_DATASET ENTRIES_
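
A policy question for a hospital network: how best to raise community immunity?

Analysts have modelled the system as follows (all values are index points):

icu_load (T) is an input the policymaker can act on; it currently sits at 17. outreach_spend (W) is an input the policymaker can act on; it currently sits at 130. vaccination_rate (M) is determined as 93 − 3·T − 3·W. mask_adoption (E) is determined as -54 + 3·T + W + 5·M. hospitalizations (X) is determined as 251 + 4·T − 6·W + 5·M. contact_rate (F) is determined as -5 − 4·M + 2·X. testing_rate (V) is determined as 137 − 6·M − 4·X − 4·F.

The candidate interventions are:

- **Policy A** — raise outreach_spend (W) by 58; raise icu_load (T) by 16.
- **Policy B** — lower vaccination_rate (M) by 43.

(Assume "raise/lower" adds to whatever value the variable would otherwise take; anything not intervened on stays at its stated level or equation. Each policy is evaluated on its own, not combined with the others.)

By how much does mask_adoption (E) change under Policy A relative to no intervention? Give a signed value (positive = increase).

Baseline:
  T = 17
  W = 130
  M = 93 − 3·17 − 3·130 = -348
  E = -54 + 3·17 + 130 + 5·(-348) = -1613
Policy A (W + 58, T + 16):
  T = 17 + 16 = 33
  W = 130 + 58 = 188
  M = 93 − 3·33 − 3·188 = -570
  E = -54 + 3·33 + 188 + 5·(-570) = -2617
Change in E: -2617 − (-1613) = -1004

-1004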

_EXERCISE DESCRIPTION_
State only how many lines in the material include "raise".

_RESPONSE TO THIS TASK_
3